→ **TRY IT**
Copy exactly the lines that run from the one containing "Let $f = - t$, $U" through the end of the entries, both ends included.

[Dataset entries]
******

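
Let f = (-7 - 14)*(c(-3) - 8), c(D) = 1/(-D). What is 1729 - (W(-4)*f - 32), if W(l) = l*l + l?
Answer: -171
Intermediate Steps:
c(D) = -1/D
W(l) = l + l**2 (W(l) = l**2 + l = l + l**2)
f = 161 (f = (-7 - 14)*(-1/(-3) - 8) = -21*(-1*(-1/3) - 8) = -21*(1/3 - 8) = -21*(-23/3) = 161)
1729 - (W(-4)*f - 32) = 1729 - (-4*(1 - 4)*161 - 32) = 1729 - (-4*(-3)*161 - 32) = 1729 - (12*161 - 32) = 1729 - (1932 - 32) = 1729 - 1*1900 = 1729 - 1900 = -171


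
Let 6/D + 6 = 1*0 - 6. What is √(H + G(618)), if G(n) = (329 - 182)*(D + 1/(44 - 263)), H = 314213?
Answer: √6696183274/146 ≈ 560.48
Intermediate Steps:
D = -½ (D = 6/(-6 + (1*0 - 6)) = 6/(-6 + (0 - 6)) = 6/(-6 - 6) = 6/(-12) = 6*(-1/12) = -½ ≈ -0.50000)
G(n) = -10829/146 (G(n) = (329 - 182)*(-½ + 1/(44 - 263)) = 147*(-½ + 1/(-219)) = 147*(-½ - 1/219) = 147*(-221/438) = -10829/146)
√(H + G(618)) = √(314213 - 10829/146) = √(45864269/146) = √6696183274/146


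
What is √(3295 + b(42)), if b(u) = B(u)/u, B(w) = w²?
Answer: √3337 ≈ 57.767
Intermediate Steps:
b(u) = u (b(u) = u²/u = u)
√(3295 + b(42)) = √(3295 + 42) = √3337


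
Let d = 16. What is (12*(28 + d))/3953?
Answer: 528/3953 ≈ 0.13357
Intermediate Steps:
(12*(28 + d))/3953 = (12*(28 + 16))/3953 = (12*44)*(1/3953) = 528*(1/3953) = 528/3953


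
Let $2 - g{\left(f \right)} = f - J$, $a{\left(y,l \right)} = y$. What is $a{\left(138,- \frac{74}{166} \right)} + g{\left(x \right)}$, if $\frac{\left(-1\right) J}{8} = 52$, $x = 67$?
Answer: $-343$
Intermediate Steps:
$J = -416$ ($J = \left(-8\right) 52 = -416$)
$g{\left(f \right)} = -414 - f$ ($g{\left(f \right)} = 2 - \left(f - -416\right) = 2 - \left(f + 416\right) = 2 - \left(416 + f\right) = -414 - f$)
$a{\left(138,- \frac{74}{166} \right)} + g{\left(x \right)} = 138 - 481 = -343$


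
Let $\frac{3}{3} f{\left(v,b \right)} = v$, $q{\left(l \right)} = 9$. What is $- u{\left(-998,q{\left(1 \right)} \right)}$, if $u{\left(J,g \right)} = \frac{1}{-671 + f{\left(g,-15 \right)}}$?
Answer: $\frac{1}{662} \approx 0.0015106$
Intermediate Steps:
$f{\left(v,b \right)} = v$
$u{\left(J,g \right)} = \frac{1}{-671 + g}$
$- u{\left(-998,q{\left(1 \right)} \right)} = - \frac{1}{-671 + 9} = - \frac{1}{-662} = \left(-1\right) \left(- \frac{1}{662}\right) = \frac{1}{662}$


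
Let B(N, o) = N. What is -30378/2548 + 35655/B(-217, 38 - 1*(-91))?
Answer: -6960069/39494 ≈ -176.23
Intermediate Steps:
-30378/2548 + 35655/B(-217, 38 - 1*(-91)) = -30378/2548 + 35655/(-217) = -30378*1/2548 + 35655*(-1/217) = -15189/1274 - 35655/217 = -6960069/39494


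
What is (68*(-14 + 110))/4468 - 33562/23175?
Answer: 332846/25886475 ≈ 0.012858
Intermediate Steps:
(68*(-14 + 110))/4468 - 33562/23175 = (68*96)*(1/4468) - 33562*1/23175 = 6528*(1/4468) - 33562/23175 = 1632/1117 - 33562/23175 = 332846/25886475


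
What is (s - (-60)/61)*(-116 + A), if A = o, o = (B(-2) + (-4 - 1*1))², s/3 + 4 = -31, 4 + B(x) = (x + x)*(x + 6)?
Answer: -3229605/61 ≈ -52944.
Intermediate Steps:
B(x) = -4 + 2*x*(6 + x) (B(x) = -4 + (x + x)*(x + 6) = -4 + (2*x)*(6 + x) = -4 + 2*x*(6 + x))
s = -105 (s = -12 + 3*(-31) = -12 - 93 = -105)
o = 625 (o = ((-4 + 2*(-2)² + 12*(-2)) + (-4 - 1*1))² = ((-4 + 2*4 - 24) + (-4 - 1))² = ((-4 + 8 - 24) - 5)² = (-20 - 5)² = (-25)² = 625)
A = 625
(s - (-60)/61)*(-116 + A) = (-105 - (-60)/61)*(-116 + 625) = (-105 - (-60)/61)*509 = (-105 - 1*(-60/61))*509 = (-105 + 60/61)*509 = -6345/61*509 = -3229605/61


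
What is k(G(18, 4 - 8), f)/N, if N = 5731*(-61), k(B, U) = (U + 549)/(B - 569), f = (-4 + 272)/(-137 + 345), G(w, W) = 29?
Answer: 5723/1963303056 ≈ 2.9150e-6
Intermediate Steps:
f = 67/52 (f = 268/208 = 268*(1/208) = 67/52 ≈ 1.2885)
k(B, U) = (549 + U)/(-569 + B)
N = -349591
k(G(18, 4 - 8), f)/N = ((549 + 67/52)/(-569 + 29))/(-349591) = ((28615/52)/(-540))*(-1/349591) = -1/540*28615/52*(-1/349591) = -5723/5616*(-1/349591) = 5723/1963303056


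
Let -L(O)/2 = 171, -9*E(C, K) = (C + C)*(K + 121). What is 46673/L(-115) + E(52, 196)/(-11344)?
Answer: -5502143/40413 ≈ -136.15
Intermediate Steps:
E(C, K) = -2*C*(121 + K)/9 (E(C, K) = -(C + C)*(K + 121)/9 = -2*C*(121 + K)/9)
L(O) = -342 (L(O) = -2*171 = -342)
46673/L(-115) + E(52, 196)/(-11344) = 46673/(-342) - 2/9*52*(121 + 196)/(-11344) = 46673*(-1/342) - 2/9*52*317*(-1/11344) = -46673/342 - 32968/9*(-1/11344) = -46673/342 + 4121/12762 = -5502143/40413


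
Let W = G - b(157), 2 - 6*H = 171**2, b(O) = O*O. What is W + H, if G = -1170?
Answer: -184153/6 ≈ -30692.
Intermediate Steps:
b(O) = O**2
H = -29239/6 (H = 1/3 - 1/6*171**2 = 1/3 - 1/6*29241 = 1/3 - 9747/2 = -29239/6 ≈ -4873.2)
W = -25819 (W = -1170 - 1*157**2 = -1170 - 1*24649 = -1170 - 24649 = -25819)
W + H = -25819 - 29239/6 = -184153/6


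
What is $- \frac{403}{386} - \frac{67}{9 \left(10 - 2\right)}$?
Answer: $- \frac{27439}{13896} \approx -1.9746$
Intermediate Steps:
$- \frac{403}{386} - \frac{67}{9 \left(10 - 2\right)} = \left(-403\right) \frac{1}{386} - \frac{67}{9 \cdot 8} = - \frac{403}{386} - \frac{67}{72} = - \frac{27439}{13896}$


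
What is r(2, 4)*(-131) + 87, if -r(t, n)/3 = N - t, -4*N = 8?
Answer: -1485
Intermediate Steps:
N = -2 (N = -¼*8 = -2)
r(t, n) = 6 + 3*t (r(t, n) = -3*(-2 - t) = 6 + 3*t)
r(2, 4)*(-131) + 87 = (6 + 3*2)*(-131) + 87 = (6 + 6)*(-131) + 87 = 12*(-131) + 87 = -1572 + 87 = -1485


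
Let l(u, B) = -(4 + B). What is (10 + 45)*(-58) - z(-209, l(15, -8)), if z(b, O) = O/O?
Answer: -3191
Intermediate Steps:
l(u, B) = -4 - B
z(b, O) = 1
(10 + 45)*(-58) - z(-209, l(15, -8)) = (10 + 45)*(-58) - 1*1 = 55*(-58) - 1 = -3190 - 1 = -3191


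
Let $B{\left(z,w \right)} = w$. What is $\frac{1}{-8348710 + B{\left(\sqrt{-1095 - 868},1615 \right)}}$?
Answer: $- \frac{1}{8347095} \approx -1.198 \cdot 10^{-7}$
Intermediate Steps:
$\frac{1}{-8348710 + B{\left(\sqrt{-1095 - 868},1615 \right)}} = \frac{1}{-8348710 + 1615} = \frac{1}{-8347095} = - \frac{1}{8347095}$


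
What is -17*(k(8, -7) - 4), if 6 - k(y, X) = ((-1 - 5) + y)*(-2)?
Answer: -102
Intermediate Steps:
k(y, X) = -6 + 2*y (k(y, X) = 6 - ((-1 - 5) + y)*(-2) = 6 - (-6 + y)*(-2) = 6 - (12 - 2*y) = 6 + (-12 + 2*y) = -6 + 2*y)
-17*(k(8, -7) - 4) = -17*((-6 + 2*8) - 4) = -17*((-6 + 16) - 4) = -17*(10 - 4) = -17*6 = -102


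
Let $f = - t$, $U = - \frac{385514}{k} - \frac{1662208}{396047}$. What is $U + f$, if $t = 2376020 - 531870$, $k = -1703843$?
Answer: $- \frac{1244438619243219336}{674801908621} \approx -1.8442 \cdot 10^{6}$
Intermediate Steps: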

******

→ **WRITTEN RESPONSE**
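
Let $f = - t$, $U = - \frac{385514}{k} - \frac{1662208}{396047}$. What is $U + f$, if $t = 2376020 - 531870$, $k = -1703843$?
Answer: $- \frac{1244438619243219336}{674801908621} \approx -1.8442 \cdot 10^{6}$
Intermediate Steps: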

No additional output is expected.